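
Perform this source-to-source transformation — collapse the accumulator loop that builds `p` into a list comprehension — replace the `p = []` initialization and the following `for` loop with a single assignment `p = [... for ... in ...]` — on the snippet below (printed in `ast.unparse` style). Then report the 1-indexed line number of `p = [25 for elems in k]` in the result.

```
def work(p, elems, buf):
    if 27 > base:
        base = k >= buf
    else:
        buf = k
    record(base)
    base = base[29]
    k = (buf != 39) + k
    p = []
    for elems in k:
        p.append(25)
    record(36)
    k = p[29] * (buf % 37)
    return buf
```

9

Transformed code:
def work(p, elems, buf):
    if 27 > base:
        base = k >= buf
    else:
        buf = k
    record(base)
    base = base[29]
    k = (buf != 39) + k
    p = [25 for elems in k]
    record(36)
    k = p[29] * (buf % 37)
    return buf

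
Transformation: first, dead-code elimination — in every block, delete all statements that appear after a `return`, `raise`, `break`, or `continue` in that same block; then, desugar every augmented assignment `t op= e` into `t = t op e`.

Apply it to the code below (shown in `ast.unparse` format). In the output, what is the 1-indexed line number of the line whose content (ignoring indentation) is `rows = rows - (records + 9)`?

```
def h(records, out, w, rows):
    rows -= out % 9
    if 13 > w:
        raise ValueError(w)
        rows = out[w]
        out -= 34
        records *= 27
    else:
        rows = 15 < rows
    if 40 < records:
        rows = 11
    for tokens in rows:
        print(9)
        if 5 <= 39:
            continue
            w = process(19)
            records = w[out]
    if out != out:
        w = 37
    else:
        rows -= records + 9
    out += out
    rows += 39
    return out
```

16

Transformed code:
def h(records, out, w, rows):
    rows = rows - out % 9
    if 13 > w:
        raise ValueError(w)
    else:
        rows = 15 < rows
    if 40 < records:
        rows = 11
    for tokens in rows:
        print(9)
        if 5 <= 39:
            continue
    if out != out:
        w = 37
    else:
        rows = rows - (records + 9)
    out = out + out
    rows = rows + 39
    return out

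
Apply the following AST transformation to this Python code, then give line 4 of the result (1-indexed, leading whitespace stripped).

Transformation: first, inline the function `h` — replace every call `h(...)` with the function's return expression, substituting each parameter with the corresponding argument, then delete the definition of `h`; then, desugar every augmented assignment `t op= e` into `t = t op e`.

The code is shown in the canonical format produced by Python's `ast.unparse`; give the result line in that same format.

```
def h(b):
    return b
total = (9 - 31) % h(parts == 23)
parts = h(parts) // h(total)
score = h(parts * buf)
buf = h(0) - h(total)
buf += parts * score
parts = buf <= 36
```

buf = 0 - total

Transformed code:
total = (9 - 31) % (parts == 23)
parts = parts // total
score = parts * buf
buf = 0 - total
buf = buf + parts * score
parts = buf <= 36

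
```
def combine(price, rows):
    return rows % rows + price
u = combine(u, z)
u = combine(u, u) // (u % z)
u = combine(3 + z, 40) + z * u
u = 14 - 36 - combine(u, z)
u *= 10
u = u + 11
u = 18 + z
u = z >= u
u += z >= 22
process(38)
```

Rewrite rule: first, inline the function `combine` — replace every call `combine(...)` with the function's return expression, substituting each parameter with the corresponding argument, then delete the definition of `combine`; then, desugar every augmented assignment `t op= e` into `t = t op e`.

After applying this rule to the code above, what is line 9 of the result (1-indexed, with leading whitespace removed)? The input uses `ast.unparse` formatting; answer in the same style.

Transformed code:
u = z % z + u
u = (u % u + u) // (u % z)
u = 40 % 40 + (3 + z) + z * u
u = 14 - 36 - (z % z + u)
u = u * 10
u = u + 11
u = 18 + z
u = z >= u
u = u + (z >= 22)
process(38)

u = u + (z >= 22)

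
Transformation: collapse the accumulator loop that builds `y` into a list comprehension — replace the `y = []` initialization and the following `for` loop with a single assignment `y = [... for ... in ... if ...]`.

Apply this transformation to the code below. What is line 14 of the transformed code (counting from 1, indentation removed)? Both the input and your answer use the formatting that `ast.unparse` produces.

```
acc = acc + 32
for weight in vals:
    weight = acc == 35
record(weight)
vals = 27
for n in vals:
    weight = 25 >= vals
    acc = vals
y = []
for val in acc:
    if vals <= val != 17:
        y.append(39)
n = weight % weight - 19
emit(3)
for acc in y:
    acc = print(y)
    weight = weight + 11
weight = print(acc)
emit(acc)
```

weight = weight + 11

Transformed code:
acc = acc + 32
for weight in vals:
    weight = acc == 35
record(weight)
vals = 27
for n in vals:
    weight = 25 >= vals
    acc = vals
y = [39 for val in acc if vals <= val != 17]
n = weight % weight - 19
emit(3)
for acc in y:
    acc = print(y)
    weight = weight + 11
weight = print(acc)
emit(acc)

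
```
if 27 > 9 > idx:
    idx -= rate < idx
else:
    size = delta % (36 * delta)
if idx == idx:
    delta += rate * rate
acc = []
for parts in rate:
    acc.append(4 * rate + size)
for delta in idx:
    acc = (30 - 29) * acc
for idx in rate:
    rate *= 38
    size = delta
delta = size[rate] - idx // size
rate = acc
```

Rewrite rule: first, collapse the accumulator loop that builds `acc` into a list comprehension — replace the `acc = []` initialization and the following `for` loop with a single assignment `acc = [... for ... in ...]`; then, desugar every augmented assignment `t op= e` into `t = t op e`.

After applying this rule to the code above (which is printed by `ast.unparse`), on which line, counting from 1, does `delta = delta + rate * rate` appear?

Transformed code:
if 27 > 9 > idx:
    idx = idx - (rate < idx)
else:
    size = delta % (36 * delta)
if idx == idx:
    delta = delta + rate * rate
acc = [4 * rate + size for parts in rate]
for delta in idx:
    acc = (30 - 29) * acc
for idx in rate:
    rate = rate * 38
    size = delta
delta = size[rate] - idx // size
rate = acc

6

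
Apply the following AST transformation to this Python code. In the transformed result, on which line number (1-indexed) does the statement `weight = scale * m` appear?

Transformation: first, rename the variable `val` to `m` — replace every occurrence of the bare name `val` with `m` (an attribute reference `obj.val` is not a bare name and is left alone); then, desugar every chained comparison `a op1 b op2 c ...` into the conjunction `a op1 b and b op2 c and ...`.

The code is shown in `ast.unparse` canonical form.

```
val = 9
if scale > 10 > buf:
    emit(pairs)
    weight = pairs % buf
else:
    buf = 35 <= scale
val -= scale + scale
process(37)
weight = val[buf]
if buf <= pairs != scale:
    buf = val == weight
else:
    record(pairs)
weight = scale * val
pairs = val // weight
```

Transformed code:
m = 9
if scale > 10 and 10 > buf:
    emit(pairs)
    weight = pairs % buf
else:
    buf = 35 <= scale
m -= scale + scale
process(37)
weight = m[buf]
if buf <= pairs and pairs != scale:
    buf = m == weight
else:
    record(pairs)
weight = scale * m
pairs = m // weight

14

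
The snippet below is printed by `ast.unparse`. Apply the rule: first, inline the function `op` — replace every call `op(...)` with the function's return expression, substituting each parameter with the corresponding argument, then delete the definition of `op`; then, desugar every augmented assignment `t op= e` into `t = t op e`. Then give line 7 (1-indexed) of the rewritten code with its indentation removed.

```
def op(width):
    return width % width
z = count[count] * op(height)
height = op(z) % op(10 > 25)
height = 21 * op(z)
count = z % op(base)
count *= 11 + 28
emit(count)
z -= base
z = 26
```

Transformed code:
z = count[count] * (height % height)
height = z % z % ((10 > 25) % (10 > 25))
height = 21 * (z % z)
count = z % (base % base)
count = count * (11 + 28)
emit(count)
z = z - base
z = 26

z = z - base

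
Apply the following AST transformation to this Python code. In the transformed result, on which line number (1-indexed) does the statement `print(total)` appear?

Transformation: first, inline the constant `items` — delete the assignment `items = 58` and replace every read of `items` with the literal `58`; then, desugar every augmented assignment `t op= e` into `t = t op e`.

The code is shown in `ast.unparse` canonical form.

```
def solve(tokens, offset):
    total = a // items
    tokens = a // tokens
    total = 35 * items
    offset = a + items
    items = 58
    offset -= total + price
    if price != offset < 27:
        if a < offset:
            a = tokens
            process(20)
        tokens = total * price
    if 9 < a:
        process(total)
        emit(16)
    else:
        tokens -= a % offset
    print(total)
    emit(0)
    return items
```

17

Transformed code:
def solve(tokens, offset):
    total = a // 58
    tokens = a // tokens
    total = 35 * 58
    offset = a + 58
    offset = offset - (total + price)
    if price != offset < 27:
        if a < offset:
            a = tokens
            process(20)
        tokens = total * price
    if 9 < a:
        process(total)
        emit(16)
    else:
        tokens = tokens - a % offset
    print(total)
    emit(0)
    return 58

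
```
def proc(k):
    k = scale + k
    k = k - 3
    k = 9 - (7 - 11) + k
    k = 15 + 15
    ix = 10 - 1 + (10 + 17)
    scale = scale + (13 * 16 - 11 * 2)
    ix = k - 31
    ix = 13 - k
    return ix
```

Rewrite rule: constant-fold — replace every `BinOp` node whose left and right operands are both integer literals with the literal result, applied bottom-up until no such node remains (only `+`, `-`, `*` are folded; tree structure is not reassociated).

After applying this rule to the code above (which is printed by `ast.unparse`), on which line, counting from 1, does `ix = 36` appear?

Transformed code:
def proc(k):
    k = scale + k
    k = k - 3
    k = 13 + k
    k = 30
    ix = 36
    scale = scale + 186
    ix = k - 31
    ix = 13 - k
    return ix

6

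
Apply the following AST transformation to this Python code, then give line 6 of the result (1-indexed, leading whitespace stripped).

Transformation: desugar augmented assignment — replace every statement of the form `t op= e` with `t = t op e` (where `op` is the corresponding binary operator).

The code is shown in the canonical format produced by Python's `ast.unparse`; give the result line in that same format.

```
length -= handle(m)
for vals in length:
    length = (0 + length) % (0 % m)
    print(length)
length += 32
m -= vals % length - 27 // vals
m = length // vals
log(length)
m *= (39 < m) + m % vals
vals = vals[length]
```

Transformed code:
length = length - handle(m)
for vals in length:
    length = (0 + length) % (0 % m)
    print(length)
length = length + 32
m = m - (vals % length - 27 // vals)
m = length // vals
log(length)
m = m * ((39 < m) + m % vals)
vals = vals[length]

m = m - (vals % length - 27 // vals)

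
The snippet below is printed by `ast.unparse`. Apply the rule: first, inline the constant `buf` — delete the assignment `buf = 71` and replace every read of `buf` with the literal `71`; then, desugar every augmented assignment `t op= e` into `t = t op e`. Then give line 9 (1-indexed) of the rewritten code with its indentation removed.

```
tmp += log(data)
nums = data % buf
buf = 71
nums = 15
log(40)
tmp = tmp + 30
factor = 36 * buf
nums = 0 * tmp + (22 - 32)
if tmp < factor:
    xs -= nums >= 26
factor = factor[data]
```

Transformed code:
tmp = tmp + log(data)
nums = data % 71
nums = 15
log(40)
tmp = tmp + 30
factor = 36 * 71
nums = 0 * tmp + (22 - 32)
if tmp < factor:
    xs = xs - (nums >= 26)
factor = factor[data]

xs = xs - (nums >= 26)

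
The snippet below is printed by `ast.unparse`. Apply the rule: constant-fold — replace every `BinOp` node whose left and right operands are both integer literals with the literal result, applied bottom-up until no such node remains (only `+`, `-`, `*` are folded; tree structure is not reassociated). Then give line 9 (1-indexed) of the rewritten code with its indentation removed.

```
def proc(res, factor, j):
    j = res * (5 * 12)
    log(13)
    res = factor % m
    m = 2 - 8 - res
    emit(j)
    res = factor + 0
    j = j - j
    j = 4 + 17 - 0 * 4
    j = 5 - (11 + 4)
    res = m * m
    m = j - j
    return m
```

j = 21

Transformed code:
def proc(res, factor, j):
    j = res * 60
    log(13)
    res = factor % m
    m = -6 - res
    emit(j)
    res = factor + 0
    j = j - j
    j = 21
    j = -10
    res = m * m
    m = j - j
    return m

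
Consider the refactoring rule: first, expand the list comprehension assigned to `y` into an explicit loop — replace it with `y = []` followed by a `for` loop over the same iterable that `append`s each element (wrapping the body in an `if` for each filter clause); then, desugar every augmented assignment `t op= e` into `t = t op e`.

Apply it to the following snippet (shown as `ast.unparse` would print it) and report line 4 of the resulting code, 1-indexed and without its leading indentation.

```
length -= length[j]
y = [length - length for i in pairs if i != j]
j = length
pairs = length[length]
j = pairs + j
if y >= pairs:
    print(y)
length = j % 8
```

if i != j:

Transformed code:
length = length - length[j]
y = []
for i in pairs:
    if i != j:
        y.append(length - length)
j = length
pairs = length[length]
j = pairs + j
if y >= pairs:
    print(y)
length = j % 8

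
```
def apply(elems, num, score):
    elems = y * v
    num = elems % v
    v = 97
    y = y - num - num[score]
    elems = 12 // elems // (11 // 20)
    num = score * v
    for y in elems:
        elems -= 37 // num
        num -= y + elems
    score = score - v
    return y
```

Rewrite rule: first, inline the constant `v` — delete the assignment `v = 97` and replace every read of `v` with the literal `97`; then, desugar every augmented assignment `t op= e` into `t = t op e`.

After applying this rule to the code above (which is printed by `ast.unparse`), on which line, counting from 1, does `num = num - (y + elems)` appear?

9

Transformed code:
def apply(elems, num, score):
    elems = y * 97
    num = elems % 97
    y = y - num - num[score]
    elems = 12 // elems // (11 // 20)
    num = score * 97
    for y in elems:
        elems = elems - 37 // num
        num = num - (y + elems)
    score = score - 97
    return y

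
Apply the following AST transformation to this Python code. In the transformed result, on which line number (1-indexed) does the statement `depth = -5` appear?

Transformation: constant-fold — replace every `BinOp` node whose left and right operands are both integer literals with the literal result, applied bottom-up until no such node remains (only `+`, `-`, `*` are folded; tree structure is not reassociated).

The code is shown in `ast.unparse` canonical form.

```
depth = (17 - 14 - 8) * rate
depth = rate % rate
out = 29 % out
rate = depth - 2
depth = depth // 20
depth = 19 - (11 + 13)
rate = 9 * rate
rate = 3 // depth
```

Transformed code:
depth = -5 * rate
depth = rate % rate
out = 29 % out
rate = depth - 2
depth = depth // 20
depth = -5
rate = 9 * rate
rate = 3 // depth

6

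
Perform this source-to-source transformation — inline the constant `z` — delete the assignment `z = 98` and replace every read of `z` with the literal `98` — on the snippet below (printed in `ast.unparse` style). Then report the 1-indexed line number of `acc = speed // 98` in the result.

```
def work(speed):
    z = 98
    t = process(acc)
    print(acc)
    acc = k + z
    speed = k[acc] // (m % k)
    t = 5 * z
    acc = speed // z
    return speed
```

7

Transformed code:
def work(speed):
    t = process(acc)
    print(acc)
    acc = k + 98
    speed = k[acc] // (m % k)
    t = 5 * 98
    acc = speed // 98
    return speed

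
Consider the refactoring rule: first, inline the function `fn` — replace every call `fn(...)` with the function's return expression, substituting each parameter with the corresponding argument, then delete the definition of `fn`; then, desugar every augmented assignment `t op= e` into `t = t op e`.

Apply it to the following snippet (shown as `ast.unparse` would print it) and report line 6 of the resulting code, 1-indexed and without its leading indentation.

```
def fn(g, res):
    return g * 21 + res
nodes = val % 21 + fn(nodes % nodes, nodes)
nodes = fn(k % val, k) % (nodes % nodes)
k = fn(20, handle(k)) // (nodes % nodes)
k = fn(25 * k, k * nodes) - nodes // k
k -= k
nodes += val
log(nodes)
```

Transformed code:
nodes = val % 21 + (nodes % nodes * 21 + nodes)
nodes = (k % val * 21 + k) % (nodes % nodes)
k = (20 * 21 + handle(k)) // (nodes % nodes)
k = 25 * k * 21 + k * nodes - nodes // k
k = k - k
nodes = nodes + val
log(nodes)

nodes = nodes + val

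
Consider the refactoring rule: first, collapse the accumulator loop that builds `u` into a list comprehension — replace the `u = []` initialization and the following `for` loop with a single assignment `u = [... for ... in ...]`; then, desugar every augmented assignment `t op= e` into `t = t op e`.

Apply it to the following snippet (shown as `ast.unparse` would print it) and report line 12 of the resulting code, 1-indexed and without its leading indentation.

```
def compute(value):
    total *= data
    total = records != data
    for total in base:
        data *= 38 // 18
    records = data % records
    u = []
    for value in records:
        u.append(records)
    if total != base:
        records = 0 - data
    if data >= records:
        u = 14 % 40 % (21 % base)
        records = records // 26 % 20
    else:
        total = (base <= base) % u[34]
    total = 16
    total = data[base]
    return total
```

records = records // 26 % 20

Transformed code:
def compute(value):
    total = total * data
    total = records != data
    for total in base:
        data = data * (38 // 18)
    records = data % records
    u = [records for value in records]
    if total != base:
        records = 0 - data
    if data >= records:
        u = 14 % 40 % (21 % base)
        records = records // 26 % 20
    else:
        total = (base <= base) % u[34]
    total = 16
    total = data[base]
    return total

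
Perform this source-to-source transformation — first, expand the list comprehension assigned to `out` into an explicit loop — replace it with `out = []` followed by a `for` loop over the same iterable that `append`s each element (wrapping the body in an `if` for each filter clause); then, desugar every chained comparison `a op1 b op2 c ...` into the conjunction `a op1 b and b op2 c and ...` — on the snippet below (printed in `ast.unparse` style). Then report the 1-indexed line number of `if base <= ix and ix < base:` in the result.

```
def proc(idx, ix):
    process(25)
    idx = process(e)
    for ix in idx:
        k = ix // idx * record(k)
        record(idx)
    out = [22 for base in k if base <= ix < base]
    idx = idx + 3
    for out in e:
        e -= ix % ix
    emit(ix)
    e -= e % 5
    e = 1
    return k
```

Transformed code:
def proc(idx, ix):
    process(25)
    idx = process(e)
    for ix in idx:
        k = ix // idx * record(k)
        record(idx)
    out = []
    for base in k:
        if base <= ix and ix < base:
            out.append(22)
    idx = idx + 3
    for out in e:
        e -= ix % ix
    emit(ix)
    e -= e % 5
    e = 1
    return k

9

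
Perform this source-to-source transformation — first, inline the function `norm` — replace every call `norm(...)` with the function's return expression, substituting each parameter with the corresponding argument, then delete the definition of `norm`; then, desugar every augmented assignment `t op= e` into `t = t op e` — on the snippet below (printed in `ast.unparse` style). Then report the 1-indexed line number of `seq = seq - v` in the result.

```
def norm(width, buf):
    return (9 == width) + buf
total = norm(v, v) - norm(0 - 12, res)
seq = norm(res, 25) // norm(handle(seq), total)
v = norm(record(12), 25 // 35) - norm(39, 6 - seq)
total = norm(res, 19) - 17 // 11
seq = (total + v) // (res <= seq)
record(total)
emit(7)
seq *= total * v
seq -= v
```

Transformed code:
total = (9 == v) + v - ((9 == 0 - 12) + res)
seq = ((9 == res) + 25) // ((9 == handle(seq)) + total)
v = (9 == record(12)) + 25 // 35 - ((9 == 39) + (6 - seq))
total = (9 == res) + 19 - 17 // 11
seq = (total + v) // (res <= seq)
record(total)
emit(7)
seq = seq * (total * v)
seq = seq - v

9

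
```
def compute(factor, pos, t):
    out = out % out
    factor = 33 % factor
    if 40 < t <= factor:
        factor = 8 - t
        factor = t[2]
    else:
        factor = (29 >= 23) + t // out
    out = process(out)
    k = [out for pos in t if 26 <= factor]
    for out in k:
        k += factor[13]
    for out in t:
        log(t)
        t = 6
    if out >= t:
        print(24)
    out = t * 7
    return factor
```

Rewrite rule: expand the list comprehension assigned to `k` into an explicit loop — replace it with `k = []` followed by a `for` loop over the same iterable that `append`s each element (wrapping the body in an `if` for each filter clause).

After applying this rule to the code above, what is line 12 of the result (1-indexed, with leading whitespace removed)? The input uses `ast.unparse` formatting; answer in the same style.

if 26 <= factor:

Transformed code:
def compute(factor, pos, t):
    out = out % out
    factor = 33 % factor
    if 40 < t <= factor:
        factor = 8 - t
        factor = t[2]
    else:
        factor = (29 >= 23) + t // out
    out = process(out)
    k = []
    for pos in t:
        if 26 <= factor:
            k.append(out)
    for out in k:
        k += factor[13]
    for out in t:
        log(t)
        t = 6
    if out >= t:
        print(24)
    out = t * 7
    return factor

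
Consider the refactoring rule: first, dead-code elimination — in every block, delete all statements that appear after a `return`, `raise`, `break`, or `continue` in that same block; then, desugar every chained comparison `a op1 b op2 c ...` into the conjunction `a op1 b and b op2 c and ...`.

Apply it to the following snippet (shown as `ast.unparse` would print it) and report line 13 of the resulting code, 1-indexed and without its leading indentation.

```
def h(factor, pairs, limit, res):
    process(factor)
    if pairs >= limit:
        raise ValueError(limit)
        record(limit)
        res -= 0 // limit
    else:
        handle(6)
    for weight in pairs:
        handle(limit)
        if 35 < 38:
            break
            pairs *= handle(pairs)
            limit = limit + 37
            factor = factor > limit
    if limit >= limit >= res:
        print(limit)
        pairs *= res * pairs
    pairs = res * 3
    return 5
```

pairs *= res * pairs

Transformed code:
def h(factor, pairs, limit, res):
    process(factor)
    if pairs >= limit:
        raise ValueError(limit)
    else:
        handle(6)
    for weight in pairs:
        handle(limit)
        if 35 < 38:
            break
    if limit >= limit and limit >= res:
        print(limit)
        pairs *= res * pairs
    pairs = res * 3
    return 5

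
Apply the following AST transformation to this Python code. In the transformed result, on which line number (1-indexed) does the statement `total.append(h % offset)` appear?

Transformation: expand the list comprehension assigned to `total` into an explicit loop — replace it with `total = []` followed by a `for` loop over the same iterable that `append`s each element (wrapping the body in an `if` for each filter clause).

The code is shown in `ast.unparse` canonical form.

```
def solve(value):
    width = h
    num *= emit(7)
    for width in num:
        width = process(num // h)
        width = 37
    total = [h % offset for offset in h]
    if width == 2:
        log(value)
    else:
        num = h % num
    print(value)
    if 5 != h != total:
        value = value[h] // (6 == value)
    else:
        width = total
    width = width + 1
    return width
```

Transformed code:
def solve(value):
    width = h
    num *= emit(7)
    for width in num:
        width = process(num // h)
        width = 37
    total = []
    for offset in h:
        total.append(h % offset)
    if width == 2:
        log(value)
    else:
        num = h % num
    print(value)
    if 5 != h != total:
        value = value[h] // (6 == value)
    else:
        width = total
    width = width + 1
    return width

9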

→ **TASK DIRECTIONS**:
Check each line of the data above for the word "stripped" and state how many lines contain it, with no other text.

→ **REPLY**:
2